▶ Instructions for the task: Copy out, from the entries below, each line that holds the string "analysis".

Saved entries
—————
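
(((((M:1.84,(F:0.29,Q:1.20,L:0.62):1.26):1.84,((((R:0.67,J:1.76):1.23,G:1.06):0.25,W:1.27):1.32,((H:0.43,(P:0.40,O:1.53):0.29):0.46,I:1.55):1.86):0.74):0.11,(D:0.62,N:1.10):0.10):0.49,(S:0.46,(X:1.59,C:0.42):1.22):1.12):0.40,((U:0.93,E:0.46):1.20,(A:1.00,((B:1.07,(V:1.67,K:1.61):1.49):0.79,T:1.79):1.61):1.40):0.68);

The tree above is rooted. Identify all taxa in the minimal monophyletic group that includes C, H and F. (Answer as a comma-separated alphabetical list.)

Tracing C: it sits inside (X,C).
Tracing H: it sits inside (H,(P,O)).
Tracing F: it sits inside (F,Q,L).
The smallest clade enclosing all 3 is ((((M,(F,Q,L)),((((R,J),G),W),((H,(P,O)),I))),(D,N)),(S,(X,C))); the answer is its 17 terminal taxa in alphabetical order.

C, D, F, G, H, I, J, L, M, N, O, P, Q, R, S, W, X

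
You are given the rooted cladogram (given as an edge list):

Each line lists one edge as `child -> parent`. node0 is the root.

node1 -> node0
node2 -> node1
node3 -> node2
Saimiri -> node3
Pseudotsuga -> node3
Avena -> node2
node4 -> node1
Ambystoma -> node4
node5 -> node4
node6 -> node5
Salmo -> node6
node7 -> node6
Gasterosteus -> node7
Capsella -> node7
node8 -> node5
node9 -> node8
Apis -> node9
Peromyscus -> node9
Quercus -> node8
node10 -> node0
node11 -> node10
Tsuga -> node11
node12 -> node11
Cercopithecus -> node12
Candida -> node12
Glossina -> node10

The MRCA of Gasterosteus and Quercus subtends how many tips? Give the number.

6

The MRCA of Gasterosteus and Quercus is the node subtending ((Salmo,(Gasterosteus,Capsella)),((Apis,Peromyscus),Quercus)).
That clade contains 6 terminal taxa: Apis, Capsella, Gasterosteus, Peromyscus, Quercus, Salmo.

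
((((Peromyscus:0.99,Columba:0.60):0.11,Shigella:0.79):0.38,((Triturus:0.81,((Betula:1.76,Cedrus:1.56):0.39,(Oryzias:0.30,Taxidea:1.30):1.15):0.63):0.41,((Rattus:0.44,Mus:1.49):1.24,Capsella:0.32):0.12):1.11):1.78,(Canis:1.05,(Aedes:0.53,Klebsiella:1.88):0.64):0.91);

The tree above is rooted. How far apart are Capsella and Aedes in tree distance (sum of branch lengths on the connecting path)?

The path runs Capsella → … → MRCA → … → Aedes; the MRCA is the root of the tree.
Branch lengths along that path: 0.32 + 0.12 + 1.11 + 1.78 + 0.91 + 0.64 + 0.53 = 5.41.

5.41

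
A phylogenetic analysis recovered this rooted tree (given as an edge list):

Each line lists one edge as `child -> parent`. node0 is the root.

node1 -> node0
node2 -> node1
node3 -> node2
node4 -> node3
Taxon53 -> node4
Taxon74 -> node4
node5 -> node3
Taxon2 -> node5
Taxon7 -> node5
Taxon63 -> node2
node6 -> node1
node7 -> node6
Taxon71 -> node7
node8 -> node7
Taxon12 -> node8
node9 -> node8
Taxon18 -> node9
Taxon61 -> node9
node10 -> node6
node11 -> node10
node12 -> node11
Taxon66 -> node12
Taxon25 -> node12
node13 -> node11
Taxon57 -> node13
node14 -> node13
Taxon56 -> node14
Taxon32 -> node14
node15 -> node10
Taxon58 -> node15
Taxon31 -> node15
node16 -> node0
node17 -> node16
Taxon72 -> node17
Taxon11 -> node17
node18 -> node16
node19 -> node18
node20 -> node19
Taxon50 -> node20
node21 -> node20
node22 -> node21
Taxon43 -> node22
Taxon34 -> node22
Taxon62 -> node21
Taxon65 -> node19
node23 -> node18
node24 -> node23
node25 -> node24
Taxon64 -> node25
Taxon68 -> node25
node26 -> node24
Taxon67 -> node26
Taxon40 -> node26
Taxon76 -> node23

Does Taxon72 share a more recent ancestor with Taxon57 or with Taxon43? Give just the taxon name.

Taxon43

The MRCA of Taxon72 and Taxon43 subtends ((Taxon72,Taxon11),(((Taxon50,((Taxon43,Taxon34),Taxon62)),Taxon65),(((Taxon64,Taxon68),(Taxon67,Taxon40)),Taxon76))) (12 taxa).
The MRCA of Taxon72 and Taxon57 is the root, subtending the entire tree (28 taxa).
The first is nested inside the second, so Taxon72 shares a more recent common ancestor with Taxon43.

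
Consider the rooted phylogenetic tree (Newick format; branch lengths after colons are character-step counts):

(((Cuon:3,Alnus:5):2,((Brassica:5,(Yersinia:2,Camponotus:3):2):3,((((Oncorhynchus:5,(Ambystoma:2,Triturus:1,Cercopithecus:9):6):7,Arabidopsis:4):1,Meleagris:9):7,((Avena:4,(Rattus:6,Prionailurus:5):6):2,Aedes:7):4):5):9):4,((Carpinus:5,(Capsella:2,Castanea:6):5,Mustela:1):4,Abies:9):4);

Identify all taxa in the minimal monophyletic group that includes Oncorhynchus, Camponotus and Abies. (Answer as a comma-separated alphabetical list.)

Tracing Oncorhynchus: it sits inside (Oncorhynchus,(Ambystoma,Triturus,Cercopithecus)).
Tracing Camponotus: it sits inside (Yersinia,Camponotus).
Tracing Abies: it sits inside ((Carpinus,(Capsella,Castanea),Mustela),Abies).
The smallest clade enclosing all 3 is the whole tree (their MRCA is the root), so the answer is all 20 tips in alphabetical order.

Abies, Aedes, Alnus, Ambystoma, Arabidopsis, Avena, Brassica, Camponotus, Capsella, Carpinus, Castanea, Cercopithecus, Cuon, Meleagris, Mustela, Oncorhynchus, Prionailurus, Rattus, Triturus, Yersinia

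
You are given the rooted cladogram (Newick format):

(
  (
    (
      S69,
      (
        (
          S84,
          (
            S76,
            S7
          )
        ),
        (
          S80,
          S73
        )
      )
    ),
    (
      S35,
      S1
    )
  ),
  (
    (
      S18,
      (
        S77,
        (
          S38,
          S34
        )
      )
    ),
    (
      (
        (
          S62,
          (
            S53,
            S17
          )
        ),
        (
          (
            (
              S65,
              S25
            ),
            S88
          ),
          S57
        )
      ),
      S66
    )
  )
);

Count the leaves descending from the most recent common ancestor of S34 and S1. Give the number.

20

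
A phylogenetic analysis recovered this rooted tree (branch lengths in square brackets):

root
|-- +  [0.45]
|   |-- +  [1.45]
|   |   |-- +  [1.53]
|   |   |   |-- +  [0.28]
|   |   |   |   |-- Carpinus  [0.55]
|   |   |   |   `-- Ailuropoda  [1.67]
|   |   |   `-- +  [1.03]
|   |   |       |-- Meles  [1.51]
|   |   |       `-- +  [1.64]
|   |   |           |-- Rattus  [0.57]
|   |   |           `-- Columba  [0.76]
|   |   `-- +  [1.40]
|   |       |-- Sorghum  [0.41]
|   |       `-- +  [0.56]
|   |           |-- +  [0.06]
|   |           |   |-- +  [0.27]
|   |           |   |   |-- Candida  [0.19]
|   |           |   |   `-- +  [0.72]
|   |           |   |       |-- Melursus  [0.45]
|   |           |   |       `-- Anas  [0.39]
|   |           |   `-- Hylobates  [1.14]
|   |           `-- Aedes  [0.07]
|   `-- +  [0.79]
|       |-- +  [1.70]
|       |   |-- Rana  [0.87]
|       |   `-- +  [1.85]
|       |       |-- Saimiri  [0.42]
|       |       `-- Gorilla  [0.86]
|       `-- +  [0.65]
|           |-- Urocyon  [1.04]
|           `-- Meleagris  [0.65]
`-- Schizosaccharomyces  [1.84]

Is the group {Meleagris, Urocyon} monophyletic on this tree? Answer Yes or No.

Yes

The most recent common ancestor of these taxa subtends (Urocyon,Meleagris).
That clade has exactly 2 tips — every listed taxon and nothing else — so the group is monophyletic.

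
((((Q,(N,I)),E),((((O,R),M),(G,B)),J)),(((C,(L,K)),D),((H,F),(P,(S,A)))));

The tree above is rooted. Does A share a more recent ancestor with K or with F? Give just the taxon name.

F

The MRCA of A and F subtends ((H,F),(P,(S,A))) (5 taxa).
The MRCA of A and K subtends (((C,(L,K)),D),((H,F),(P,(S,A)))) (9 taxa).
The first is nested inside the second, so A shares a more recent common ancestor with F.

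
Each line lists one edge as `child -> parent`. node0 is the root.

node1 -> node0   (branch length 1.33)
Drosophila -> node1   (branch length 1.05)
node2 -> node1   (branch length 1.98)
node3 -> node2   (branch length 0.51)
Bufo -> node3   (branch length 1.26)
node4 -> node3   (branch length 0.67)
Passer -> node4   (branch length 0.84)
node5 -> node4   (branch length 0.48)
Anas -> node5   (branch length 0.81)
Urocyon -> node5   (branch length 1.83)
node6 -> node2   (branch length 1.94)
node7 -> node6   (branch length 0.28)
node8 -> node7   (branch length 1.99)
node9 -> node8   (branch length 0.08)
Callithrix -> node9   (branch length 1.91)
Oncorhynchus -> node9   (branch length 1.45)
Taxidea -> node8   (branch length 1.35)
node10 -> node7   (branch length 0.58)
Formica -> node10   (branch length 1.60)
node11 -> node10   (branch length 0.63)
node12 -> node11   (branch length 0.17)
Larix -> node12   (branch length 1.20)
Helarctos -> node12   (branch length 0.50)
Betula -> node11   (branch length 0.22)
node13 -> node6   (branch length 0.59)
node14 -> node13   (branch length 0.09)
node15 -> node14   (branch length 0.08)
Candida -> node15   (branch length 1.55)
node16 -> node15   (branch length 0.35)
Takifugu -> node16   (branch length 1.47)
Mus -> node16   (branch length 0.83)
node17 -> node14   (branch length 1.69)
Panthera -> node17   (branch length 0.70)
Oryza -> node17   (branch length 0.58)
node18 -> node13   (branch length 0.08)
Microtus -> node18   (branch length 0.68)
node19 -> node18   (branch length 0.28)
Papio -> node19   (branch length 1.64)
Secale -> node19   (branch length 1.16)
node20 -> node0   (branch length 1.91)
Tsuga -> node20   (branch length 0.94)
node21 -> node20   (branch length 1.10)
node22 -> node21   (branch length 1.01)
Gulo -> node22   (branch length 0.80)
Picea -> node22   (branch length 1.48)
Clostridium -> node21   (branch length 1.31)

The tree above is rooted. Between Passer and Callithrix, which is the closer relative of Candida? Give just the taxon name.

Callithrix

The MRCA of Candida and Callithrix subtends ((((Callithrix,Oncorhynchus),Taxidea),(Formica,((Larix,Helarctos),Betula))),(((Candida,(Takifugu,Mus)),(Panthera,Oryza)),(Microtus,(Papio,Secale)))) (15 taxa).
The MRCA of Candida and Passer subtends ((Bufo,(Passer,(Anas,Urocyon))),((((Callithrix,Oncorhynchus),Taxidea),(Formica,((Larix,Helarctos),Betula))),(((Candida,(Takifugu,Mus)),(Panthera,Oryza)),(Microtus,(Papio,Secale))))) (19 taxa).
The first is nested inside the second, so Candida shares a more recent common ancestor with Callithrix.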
—————
▶ Task answer:
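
A phylogenetic analysis recovered this rooted tree (given as an edge list):
A phylogenetic analysis recovered this rooted tree (branch lengths in square brackets):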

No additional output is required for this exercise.